Problem to solve: Look below for the line holding "Per-unit service cost (repair" and the line holding "Demand (units): Calder". Transcribe exactly those lines and all lines between them, nothing more.

:: Exercise inputs

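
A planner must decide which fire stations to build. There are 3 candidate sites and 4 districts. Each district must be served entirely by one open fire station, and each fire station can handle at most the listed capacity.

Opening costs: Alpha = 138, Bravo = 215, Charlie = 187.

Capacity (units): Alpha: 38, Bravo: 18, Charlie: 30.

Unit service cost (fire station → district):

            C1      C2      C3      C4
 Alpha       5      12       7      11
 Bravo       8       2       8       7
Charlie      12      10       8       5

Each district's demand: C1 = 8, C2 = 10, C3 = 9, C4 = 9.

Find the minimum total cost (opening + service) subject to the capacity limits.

Open {Alpha}: C1→Alpha 5·8=40, C2→Alpha 12·10=120, C3→Alpha 7·9=63, C4→Alpha 11·9=99.
Loads: Alpha carries 36/38. Service 322; fixed 138; total 460.
Next best feasible plan costs 573.

Minimum total cost: 460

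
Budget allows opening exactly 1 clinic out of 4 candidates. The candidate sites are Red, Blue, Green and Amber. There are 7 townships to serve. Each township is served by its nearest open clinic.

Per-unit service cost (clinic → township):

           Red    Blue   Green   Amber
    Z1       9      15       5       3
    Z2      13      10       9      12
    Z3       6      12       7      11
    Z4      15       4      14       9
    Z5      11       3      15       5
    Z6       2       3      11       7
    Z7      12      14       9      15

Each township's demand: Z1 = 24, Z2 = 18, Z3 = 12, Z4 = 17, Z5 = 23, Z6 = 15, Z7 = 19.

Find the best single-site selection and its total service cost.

With exactly 1 open, each township uses its cheapest among the chosen.
{Amber}: Z1→Amber 3·24=72, Z2→Amber 12·18=216, Z3→Amber 11·12=132, Z4→Amber 9·17=153, Z5→Amber 5·23=115, Z6→Amber 7·15=105, Z7→Amber 15·19=285. Service cost 1078.
{Blue}: service cost 1132
{Green}: service cost 1285
Among all 4 size-1 choices, {Amber} is lowest.

Choose Amber only; total service cost 1078.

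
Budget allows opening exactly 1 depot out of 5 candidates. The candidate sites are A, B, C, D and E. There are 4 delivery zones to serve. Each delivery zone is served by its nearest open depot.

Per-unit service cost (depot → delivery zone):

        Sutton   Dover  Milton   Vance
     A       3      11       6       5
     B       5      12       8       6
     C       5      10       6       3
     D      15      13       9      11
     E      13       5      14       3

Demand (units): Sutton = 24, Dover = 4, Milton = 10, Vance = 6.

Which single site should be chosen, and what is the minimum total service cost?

With exactly 1 open, each delivery zone uses its cheapest among the chosen.
{A}: Sutton→A 3·24=72, Dover→A 11·4=44, Milton→A 6·10=60, Vance→A 5·6=30. Service cost 206.
{C}: service cost 238
{B}: service cost 284
Among all 5 size-1 choices, {A} is lowest.

Choose A only; total service cost 206.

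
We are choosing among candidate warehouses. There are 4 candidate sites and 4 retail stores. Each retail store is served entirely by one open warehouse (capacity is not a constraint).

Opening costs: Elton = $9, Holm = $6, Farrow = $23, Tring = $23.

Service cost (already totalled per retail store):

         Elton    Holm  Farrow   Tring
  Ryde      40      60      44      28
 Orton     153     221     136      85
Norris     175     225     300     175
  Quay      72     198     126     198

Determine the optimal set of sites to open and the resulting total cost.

Open Elton and Tring; minimum total cost 392.

For any fixed open set, each retail store goes to its cheapest open site; total = fixed + service.
{Elton, Tring}: Ryde→Tring 28, Orton→Tring 85, Norris→Elton 175, Quay→Elton 72. Service 360; fixed 32; total 392.
{Elton, Holm, Tring}: Ryde→Tring 28, Orton→Tring 85, Norris→Elton 175, Quay→Elton 72. Service 360; fixed 38; total 398.
{Elton, Farrow, Tring}: Ryde→Tring 28, Orton→Tring 85, Norris→Elton 175, Quay→Elton 72. Service 360; fixed 55; total 415.
{Elton, Holm, Farrow, Tring}: service 360 + fixed 61 = 421
No other subset beats 392.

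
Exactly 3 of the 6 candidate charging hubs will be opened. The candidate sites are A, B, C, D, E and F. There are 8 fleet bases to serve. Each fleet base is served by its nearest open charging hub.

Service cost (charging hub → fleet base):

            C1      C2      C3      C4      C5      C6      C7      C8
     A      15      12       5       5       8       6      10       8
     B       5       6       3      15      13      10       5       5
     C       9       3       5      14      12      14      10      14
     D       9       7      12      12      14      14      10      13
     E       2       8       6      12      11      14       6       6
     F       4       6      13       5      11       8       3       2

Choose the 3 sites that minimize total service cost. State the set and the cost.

Choose A, C and F; total service cost 36.

With exactly 3 open, each fleet base uses its cheapest among the chosen.
{A, C, F}: C1→F 4, C2→C 3, C3→A 5, C4→A 5, C5→A 8, C6→A 6, C7→F 3, C8→F 2. Service cost 36.
{A, B, F}: service cost 37
{A, E, F}: service cost 37
Among all 20 size-3 choices, {A, C, F} is lowest.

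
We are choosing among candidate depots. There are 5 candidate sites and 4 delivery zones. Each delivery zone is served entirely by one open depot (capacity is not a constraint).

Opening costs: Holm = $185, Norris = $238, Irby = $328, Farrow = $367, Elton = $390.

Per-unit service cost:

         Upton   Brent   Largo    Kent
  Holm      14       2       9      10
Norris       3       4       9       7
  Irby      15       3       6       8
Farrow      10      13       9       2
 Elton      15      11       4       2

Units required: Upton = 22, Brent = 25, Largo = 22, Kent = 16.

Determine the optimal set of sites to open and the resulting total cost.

Open Norris only; minimum total cost 714.

For any fixed open set, each delivery zone goes to its cheapest open site; total = fixed + service.
{Norris}: Upton→Norris 3·22=66, Brent→Norris 4·25=100, Largo→Norris 9·22=198, Kent→Norris 7·16=112. Service 476; fixed 238; total 714.
{Holm, Norris}: service 426 + fixed 423 = 849
{Holm}: service 716 + fixed 185 = 901
{Holm, Norris, Irby, Farrow, Elton}: service 236 + fixed 1508 = 1744
No other subset beats 714.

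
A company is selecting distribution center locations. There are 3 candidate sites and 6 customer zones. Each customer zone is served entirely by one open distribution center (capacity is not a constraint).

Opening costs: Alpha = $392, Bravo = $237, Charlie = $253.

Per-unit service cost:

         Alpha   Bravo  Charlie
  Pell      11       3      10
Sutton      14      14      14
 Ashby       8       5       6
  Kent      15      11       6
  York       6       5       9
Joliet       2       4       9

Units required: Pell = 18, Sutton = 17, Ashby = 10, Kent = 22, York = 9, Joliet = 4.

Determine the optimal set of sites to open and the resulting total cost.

For any fixed open set, each customer zone goes to its cheapest open site; total = fixed + service.
{Bravo}: Pell→Bravo 3·18=54, Sutton→Bravo 14·17=238, Ashby→Bravo 5·10=50, Kent→Bravo 11·22=242, York→Bravo 5·9=45, Joliet→Bravo 4·4=16. Service 645; fixed 237; total 882.
{Charlie}: service 727 + fixed 253 = 980
{Bravo, Charlie}: service 535 + fixed 490 = 1025
{Alpha, Bravo, Charlie}: Pell→Bravo 3·18=54, Sutton→Alpha 14·17=238, Ashby→Bravo 5·10=50, Kent→Charlie 6·22=132, York→Bravo 5·9=45, Joliet→Alpha 2·4=8. Service 527; fixed 882; total 1409.
No other subset beats 882.

Open Bravo only; minimum total cost 882.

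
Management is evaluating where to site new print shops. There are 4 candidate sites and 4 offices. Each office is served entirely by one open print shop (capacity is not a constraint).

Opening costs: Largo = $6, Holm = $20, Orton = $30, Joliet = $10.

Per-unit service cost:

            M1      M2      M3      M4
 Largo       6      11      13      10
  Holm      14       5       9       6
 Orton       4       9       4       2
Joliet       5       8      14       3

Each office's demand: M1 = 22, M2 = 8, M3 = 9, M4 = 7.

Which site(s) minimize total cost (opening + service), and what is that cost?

For any fixed open set, each office goes to its cheapest open site; total = fixed + service.
{Holm, Orton}: M1→Orton 4·22=88, M2→Holm 5·8=40, M3→Orton 4·9=36, M4→Orton 2·7=14. Service 178; fixed 50; total 228.
{Largo, Holm, Orton}: service 178 + fixed 56 = 234
{Holm, Orton, Joliet}: M1→Orton 4·22=88, M2→Holm 5·8=40, M3→Orton 4·9=36, M4→Orton 2·7=14. Service 178; fixed 60; total 238.
{Largo, Holm, Orton, Joliet}: service 178 + fixed 66 = 244
No other subset beats 228.

Open Holm and Orton; minimum total cost 228.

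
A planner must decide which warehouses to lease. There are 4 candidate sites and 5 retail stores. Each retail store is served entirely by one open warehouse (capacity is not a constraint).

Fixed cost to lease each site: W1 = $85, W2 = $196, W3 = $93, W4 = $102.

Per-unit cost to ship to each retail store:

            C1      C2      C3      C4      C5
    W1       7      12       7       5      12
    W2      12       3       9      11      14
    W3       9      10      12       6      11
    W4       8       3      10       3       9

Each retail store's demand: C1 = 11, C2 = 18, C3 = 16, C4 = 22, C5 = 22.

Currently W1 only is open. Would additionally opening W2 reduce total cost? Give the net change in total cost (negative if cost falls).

Current service cost with {W1}: 779.
Adding W2: each retail store re-picks its cheapest; new service cost 617, saving 162.
Extra fixed cost: 196. Net change = 196 − 162 = 34.
(Totals: 864 → 898.)

No — net change +34 (cost rises by 34).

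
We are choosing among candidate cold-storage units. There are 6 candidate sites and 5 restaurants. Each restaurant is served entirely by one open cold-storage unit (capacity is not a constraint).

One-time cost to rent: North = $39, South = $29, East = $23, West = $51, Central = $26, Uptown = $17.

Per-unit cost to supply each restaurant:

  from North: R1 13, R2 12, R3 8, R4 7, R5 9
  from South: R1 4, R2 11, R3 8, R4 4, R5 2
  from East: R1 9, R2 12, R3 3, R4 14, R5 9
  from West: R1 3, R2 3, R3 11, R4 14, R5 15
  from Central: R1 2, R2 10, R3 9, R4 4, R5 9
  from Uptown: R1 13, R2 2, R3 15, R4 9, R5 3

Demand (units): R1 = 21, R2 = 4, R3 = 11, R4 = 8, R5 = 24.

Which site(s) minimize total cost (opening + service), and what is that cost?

Open East, Central and Uptown; minimum total cost 253.

For any fixed open set, each restaurant goes to its cheapest open site; total = fixed + service.
{East, Central, Uptown}: R1→Central 2·21=42, R2→Uptown 2·4=8, R3→East 3·11=33, R4→Central 4·8=32, R5→Uptown 3·24=72. Service 187; fixed 66; total 253.
{South, East, Central, Uptown}: service 163 + fixed 95 = 258
{South, East, Central}: service 195 + fixed 78 = 273
{North, South, East, West, Central, Uptown}: R1→Central 2·21=42, R2→Uptown 2·4=8, R3→East 3·11=33, R4→South 4·8=32, R5→South 2·24=48. Service 163; fixed 185; total 348.
No other subset beats 253.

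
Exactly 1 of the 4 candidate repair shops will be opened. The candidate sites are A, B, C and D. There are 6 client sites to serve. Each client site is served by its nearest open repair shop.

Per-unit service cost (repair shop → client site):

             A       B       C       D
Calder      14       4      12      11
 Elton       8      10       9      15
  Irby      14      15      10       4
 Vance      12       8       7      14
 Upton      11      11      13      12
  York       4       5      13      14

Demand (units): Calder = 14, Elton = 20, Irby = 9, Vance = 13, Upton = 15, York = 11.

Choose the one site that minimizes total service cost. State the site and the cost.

With exactly 1 open, each client site uses its cheapest among the chosen.
{B}: Calder→B 4·14=56, Elton→B 10·20=200, Irby→B 15·9=135, Vance→B 8·13=104, Upton→B 11·15=165, York→B 5·11=55. Service cost 715.
{A}: service cost 847
{C}: service cost 867
Among all 4 size-1 choices, {B} is lowest.

Choose B only; total service cost 715.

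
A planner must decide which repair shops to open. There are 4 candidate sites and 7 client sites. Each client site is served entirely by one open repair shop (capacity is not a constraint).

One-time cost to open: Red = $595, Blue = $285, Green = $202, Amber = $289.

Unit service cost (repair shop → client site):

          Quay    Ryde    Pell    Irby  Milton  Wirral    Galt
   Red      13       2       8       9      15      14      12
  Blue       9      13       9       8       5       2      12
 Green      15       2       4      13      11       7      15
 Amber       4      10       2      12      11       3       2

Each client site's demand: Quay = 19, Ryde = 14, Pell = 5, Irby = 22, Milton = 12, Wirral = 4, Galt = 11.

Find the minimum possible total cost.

For any fixed open set, each client site goes to its cheapest open site; total = fixed + service.
{Amber}: Quay→Amber 4·19=76, Ryde→Amber 10·14=140, Pell→Amber 2·5=10, Irby→Amber 12·22=264, Milton→Amber 11·12=132, Wirral→Amber 3·4=12, Galt→Amber 2·11=22. Service 656; fixed 289; total 945.
{Green, Amber}: service 544 + fixed 491 = 1035
{Blue}: Quay→Blue 9·19=171, Ryde→Blue 13·14=182, Pell→Blue 9·5=45, Irby→Blue 8·22=176, Milton→Blue 5·12=60, Wirral→Blue 2·4=8, Galt→Blue 12·11=132. Service 774; fixed 285; total 1059.
{Red, Blue, Green, Amber}: Quay→Amber 4·19=76, Ryde→Red 2·14=28, Pell→Amber 2·5=10, Irby→Blue 8·22=176, Milton→Blue 5·12=60, Wirral→Blue 2·4=8, Galt→Amber 2·11=22. Service 380; fixed 1371; total 1751.
No other subset beats 945.

Minimum total cost: 945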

::::

Final answer:
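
Per-unit service cost (repair shop → client site):

             A       B       C       D
Calder      14       4      12      11
 Elton       8      10       9      15
  Irby      14      15      10       4
 Vance      12       8       7      14
 Upton      11      11      13      12
  York       4       5      13      14

Demand (units): Calder = 14, Elton = 20, Irby = 9, Vance = 13, Upton = 15, York = 11.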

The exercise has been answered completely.